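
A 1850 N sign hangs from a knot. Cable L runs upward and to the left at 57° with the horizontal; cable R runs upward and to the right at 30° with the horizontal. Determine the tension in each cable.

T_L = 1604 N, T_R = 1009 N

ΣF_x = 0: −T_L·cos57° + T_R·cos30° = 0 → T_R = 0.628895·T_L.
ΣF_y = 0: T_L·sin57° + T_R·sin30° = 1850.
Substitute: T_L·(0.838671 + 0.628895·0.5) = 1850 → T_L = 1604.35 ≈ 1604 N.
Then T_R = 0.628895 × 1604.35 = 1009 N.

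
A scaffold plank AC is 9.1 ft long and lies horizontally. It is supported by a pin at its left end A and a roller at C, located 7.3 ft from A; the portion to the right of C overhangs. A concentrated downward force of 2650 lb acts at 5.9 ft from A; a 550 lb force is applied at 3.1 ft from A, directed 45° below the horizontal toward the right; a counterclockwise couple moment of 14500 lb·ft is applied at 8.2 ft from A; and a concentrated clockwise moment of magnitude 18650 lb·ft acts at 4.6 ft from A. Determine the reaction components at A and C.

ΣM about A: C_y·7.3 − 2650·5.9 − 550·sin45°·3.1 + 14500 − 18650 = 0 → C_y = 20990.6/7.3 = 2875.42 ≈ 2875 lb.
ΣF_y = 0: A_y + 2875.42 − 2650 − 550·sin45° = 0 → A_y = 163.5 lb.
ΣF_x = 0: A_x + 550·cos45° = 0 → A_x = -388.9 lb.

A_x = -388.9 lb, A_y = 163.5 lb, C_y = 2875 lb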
******************************
Assignment: Starting from the line that contains "A scaffold plank", reproduce each line of the data exactly through the last one.

Output:
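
A scaffold plank AC is 9.1 ft long and lies horizontally. It is supported by a pin at its left end A and a roller at C, located 7.3 ft from A; the portion to the right of C overhangs. A concentrated downward force of 2650 lb acts at 5.9 ft from A; a 550 lb force is applied at 3.1 ft from A, directed 45° below the horizontal toward the right; a counterclockwise couple moment of 14500 lb·ft is applied at 8.2 ft from A; and a concentrated clockwise moment of magnitude 18650 lb·ft acts at 4.6 ft from A. Determine the reaction components at A and C.

ΣM about A: C_y·7.3 − 2650·5.9 − 550·sin45°·3.1 + 14500 − 18650 = 0 → C_y = 20990.6/7.3 = 2875.42 ≈ 2875 lb.
ΣF_y = 0: A_y + 2875.42 − 2650 − 550·sin45° = 0 → A_y = 163.5 lb.
ΣF_x = 0: A_x + 550·cos45° = 0 → A_x = -388.9 lb.

A_x = -388.9 lb, A_y = 163.5 lb, C_y = 2875 lb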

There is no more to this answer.